_WORK REQUIRED:_
All the entries below should be reproduced exactly.

Stored items:
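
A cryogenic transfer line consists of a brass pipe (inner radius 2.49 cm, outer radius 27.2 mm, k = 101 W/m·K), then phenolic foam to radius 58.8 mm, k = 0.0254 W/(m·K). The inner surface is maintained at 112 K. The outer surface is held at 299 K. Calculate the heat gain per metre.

Q' = 38.7 W/m

Resistance network (inner→outer):
  R'_brass = ln(0.0272/0.0249)/(2πk) = 0.08835/(2π·101) = 1.392×10^-4 m·K/W
  R'_phenolic foam = ln(0.0588/0.0272)/(2πk) = 0.7709/(2π·0.0254) = 4.831 m·K/W
ΣR = 1.392×10^-4 + 4.831 = 4.831 m·K/W
Q' = ΔT/ΣR = (112 K − 299 K)/4.831 = -38.7 W/m
(Negative Q' ⇒ heat flows inward; heat gain = 38.7 W/m.)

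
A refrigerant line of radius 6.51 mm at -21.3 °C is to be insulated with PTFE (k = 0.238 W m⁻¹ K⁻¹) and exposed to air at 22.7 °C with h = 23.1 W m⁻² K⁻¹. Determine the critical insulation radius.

r_cr = 1.03 cm

For a cylinder, r_cr = k_ins/h = 0.238/23.1 = 0.0103 m = 1.03 cm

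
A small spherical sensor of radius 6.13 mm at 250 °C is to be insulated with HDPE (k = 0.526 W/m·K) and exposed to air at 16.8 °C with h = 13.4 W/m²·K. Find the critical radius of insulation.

For a sphere, r_cr = 2k_ins/h = 2·0.526/13.4 = 0.0785 m = 7.85 cm

r_cr = 7.85 cm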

_ANSWER:_
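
A cryogenic transfer line consists of a brass pipe (inner radius 2.49 cm, outer radius 27.2 mm, k = 101 W/m·K), then phenolic foam to radius 58.8 mm, k = 0.0254 W/(m·K). The inner surface is maintained at 112 K. The outer surface is held at 299 K. Calculate the heat gain per metre.

Q' = 38.7 W/m

Resistance network (inner→outer):
  R'_brass = ln(0.0272/0.0249)/(2πk) = 0.08835/(2π·101) = 1.392×10^-4 m·K/W
  R'_phenolic foam = ln(0.0588/0.0272)/(2πk) = 0.7709/(2π·0.0254) = 4.831 m·K/W
ΣR = 1.392×10^-4 + 4.831 = 4.831 m·K/W
Q' = ΔT/ΣR = (112 K − 299 K)/4.831 = -38.7 W/m
(Negative Q' ⇒ heat flows inward; heat gain = 38.7 W/m.)

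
A refrigerant line of radius 6.51 mm at -21.3 °C is to be insulated with PTFE (k = 0.238 W m⁻¹ K⁻¹) and exposed to air at 22.7 °C with h = 23.1 W m⁻² K⁻¹. Determine the critical insulation radius.

r_cr = 1.03 cm

For a cylinder, r_cr = k_ins/h = 0.238/23.1 = 0.0103 m = 1.03 cm

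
A small spherical sensor of radius 6.13 mm at 250 °C is to be insulated with HDPE (k = 0.526 W/m·K) and exposed to air at 16.8 °C with h = 13.4 W/m²·K. Find the critical radius of insulation.

For a sphere, r_cr = 2k_ins/h = 2·0.526/13.4 = 0.0785 m = 7.85 cm

r_cr = 7.85 cm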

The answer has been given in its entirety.